[Data extracted from a collection]
──────────

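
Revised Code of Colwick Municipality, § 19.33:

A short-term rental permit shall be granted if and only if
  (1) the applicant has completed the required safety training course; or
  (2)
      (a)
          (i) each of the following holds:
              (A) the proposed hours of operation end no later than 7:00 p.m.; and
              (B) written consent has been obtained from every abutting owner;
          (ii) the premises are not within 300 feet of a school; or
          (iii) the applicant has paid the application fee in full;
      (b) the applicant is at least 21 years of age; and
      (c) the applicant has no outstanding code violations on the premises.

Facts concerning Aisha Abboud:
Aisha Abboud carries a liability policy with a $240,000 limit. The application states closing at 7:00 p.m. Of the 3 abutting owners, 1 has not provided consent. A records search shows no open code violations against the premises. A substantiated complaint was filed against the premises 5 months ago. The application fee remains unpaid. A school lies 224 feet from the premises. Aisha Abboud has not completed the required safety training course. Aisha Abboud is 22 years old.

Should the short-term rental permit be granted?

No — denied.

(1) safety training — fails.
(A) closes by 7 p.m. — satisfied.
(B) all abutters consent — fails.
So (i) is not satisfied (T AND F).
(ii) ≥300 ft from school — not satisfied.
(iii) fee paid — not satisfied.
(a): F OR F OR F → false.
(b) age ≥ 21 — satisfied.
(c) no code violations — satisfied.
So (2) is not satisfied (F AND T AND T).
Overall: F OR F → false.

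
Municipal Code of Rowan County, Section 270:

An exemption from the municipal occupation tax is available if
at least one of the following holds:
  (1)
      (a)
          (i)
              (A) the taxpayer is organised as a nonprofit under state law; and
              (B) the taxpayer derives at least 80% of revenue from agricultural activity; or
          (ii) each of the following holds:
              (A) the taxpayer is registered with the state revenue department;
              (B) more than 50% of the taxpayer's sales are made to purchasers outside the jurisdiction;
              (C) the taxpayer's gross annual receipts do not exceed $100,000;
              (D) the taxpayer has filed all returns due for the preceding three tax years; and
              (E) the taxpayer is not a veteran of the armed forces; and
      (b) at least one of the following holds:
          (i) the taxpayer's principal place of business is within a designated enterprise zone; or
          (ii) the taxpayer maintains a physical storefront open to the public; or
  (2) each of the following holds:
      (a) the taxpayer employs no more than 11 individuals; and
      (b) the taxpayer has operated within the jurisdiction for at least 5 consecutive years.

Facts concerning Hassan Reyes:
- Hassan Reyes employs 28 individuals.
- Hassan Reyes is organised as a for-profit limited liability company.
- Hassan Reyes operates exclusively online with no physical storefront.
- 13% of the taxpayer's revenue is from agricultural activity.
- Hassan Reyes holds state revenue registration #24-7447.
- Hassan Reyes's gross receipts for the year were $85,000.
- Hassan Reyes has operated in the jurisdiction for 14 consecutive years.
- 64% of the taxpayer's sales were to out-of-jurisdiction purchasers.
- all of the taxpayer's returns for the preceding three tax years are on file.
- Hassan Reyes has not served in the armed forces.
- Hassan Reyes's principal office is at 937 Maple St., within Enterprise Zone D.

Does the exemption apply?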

──────────

• _Your instructions_
If a line in the data holds the word "individuals", count it, then state the total alone.

• _Output for this task_
2